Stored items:
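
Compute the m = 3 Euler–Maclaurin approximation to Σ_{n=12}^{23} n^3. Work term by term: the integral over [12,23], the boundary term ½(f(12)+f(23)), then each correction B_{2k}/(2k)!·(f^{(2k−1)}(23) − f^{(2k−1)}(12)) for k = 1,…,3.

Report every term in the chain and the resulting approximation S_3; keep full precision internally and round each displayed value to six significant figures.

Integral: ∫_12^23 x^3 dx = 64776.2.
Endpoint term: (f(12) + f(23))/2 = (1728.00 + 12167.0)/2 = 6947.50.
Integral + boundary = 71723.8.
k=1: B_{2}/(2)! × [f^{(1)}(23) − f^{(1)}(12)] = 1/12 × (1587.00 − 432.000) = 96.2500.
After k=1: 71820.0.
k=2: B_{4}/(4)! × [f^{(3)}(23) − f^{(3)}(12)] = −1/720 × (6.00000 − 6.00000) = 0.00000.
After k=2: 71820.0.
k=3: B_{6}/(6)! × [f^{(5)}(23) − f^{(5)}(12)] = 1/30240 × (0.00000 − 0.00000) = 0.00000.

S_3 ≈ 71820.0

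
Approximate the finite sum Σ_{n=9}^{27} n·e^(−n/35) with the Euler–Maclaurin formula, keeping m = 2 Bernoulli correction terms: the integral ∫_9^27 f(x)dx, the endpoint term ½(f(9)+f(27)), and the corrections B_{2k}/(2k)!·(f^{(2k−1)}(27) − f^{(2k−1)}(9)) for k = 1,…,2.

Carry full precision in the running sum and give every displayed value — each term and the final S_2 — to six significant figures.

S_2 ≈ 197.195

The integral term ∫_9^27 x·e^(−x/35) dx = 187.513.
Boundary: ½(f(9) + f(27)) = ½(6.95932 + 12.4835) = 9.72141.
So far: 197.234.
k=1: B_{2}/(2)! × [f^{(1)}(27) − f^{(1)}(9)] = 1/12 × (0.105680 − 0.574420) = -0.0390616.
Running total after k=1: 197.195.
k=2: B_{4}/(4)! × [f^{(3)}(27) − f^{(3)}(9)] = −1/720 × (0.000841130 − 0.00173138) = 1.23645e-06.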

What the exercise asks: Once you have read the data, copy all of it out exactly.

Worked solution:
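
Compute the m = 3 Euler–Maclaurin approximation to Σ_{n=12}^{23} n^3. Work term by term: the integral over [12,23], the boundary term ½(f(12)+f(23)), then each correction B_{2k}/(2k)!·(f^{(2k−1)}(23) − f^{(2k−1)}(12)) for k = 1,…,3.

Report every term in the chain and the resulting approximation S_3; keep full precision internally and round each displayed value to six significant figures.

Integral: ∫_12^23 x^3 dx = 64776.2.
Endpoint term: (f(12) + f(23))/2 = (1728.00 + 12167.0)/2 = 6947.50.
Integral + boundary = 71723.8.
k=1: B_{2}/(2)! × [f^{(1)}(23) − f^{(1)}(12)] = 1/12 × (1587.00 − 432.000) = 96.2500.
After k=1: 71820.0.
k=2: B_{4}/(4)! × [f^{(3)}(23) − f^{(3)}(12)] = −1/720 × (6.00000 − 6.00000) = 0.00000.
After k=2: 71820.0.
k=3: B_{6}/(6)! × [f^{(5)}(23) − f^{(5)}(12)] = 1/30240 × (0.00000 − 0.00000) = 0.00000.

S_3 ≈ 71820.0

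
Approximate the finite sum Σ_{n=9}^{27} n·e^(−n/35) with the Euler–Maclaurin formula, keeping m = 2 Bernoulli correction terms: the integral ∫_9^27 f(x)dx, the endpoint term ½(f(9)+f(27)), and the corrections B_{2k}/(2k)!·(f^{(2k−1)}(27) − f^{(2k−1)}(9)) for k = 1,…,2.

Carry full precision in the running sum and give every displayed value — each term and the final S_2 — to six significant figures.

S_2 ≈ 197.195

The integral term ∫_9^27 x·e^(−x/35) dx = 187.513.
Boundary: ½(f(9) + f(27)) = ½(6.95932 + 12.4835) = 9.72141.
So far: 197.234.
k=1: B_{2}/(2)! × [f^{(1)}(27) − f^{(1)}(9)] = 1/12 × (0.105680 − 0.574420) = -0.0390616.
Running total after k=1: 197.195.
k=2: B_{4}/(4)! × [f^{(3)}(27) − f^{(3)}(9)] = −1/720 × (0.000841130 − 0.00173138) = 1.23645e-06.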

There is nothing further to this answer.